==== GIVEN DATA ====
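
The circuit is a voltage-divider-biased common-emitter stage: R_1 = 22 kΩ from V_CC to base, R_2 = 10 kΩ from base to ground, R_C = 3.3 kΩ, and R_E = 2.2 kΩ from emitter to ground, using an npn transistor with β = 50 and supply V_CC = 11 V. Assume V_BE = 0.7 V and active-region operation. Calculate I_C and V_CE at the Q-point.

Thevenize the base divider: V_Th = V_CC·R_2/(R_1+R_2) = 11×10/32 = 3.44 V, R_Th = R_1‖R_2 = 6.88 kΩ.
Base-emitter loop: V_Th = I_B·R_Th + V_BE + (β+1)I_B·R_E, so I_B = (3.44 − 0.7) / (6.88 + 51×2.2) = 0.023 mA.
I_C = β·I_B = 50×0.023 = 1.15 mA, and I_E = (β+1)I_B = 1.17 mA.
V_CE = V_CC − I_C·R_C − I_E·R_E = 11 − 1.15×3.3 − 1.17×2.2 = 4.63 V.
V_CE = 4.63 V > 0.2 V confirms active-region operation.

I_C ≈ 1.1 mA, V_CE ≈ 4.6 V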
====
*EXERCISE OBJECTIVE:* Copy all of the material word for word.

*TASK RESPONSE:*
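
The circuit is a voltage-divider-biased common-emitter stage: R_1 = 22 kΩ from V_CC to base, R_2 = 10 kΩ from base to ground, R_C = 3.3 kΩ, and R_E = 2.2 kΩ from emitter to ground, using an npn transistor with β = 50 and supply V_CC = 11 V. Assume V_BE = 0.7 V and active-region operation. Calculate I_C and V_CE at the Q-point.

Thevenize the base divider: V_Th = V_CC·R_2/(R_1+R_2) = 11×10/32 = 3.44 V, R_Th = R_1‖R_2 = 6.88 kΩ.
Base-emitter loop: V_Th = I_B·R_Th + V_BE + (β+1)I_B·R_E, so I_B = (3.44 − 0.7) / (6.88 + 51×2.2) = 0.023 mA.
I_C = β·I_B = 50×0.023 = 1.15 mA, and I_E = (β+1)I_B = 1.17 mA.
V_CE = V_CC − I_C·R_C − I_E·R_E = 11 − 1.15×3.3 − 1.17×2.2 = 4.63 V.
V_CE = 4.63 V > 0.2 V confirms active-region operation.

I_C ≈ 1.1 mA, V_CE ≈ 4.6 V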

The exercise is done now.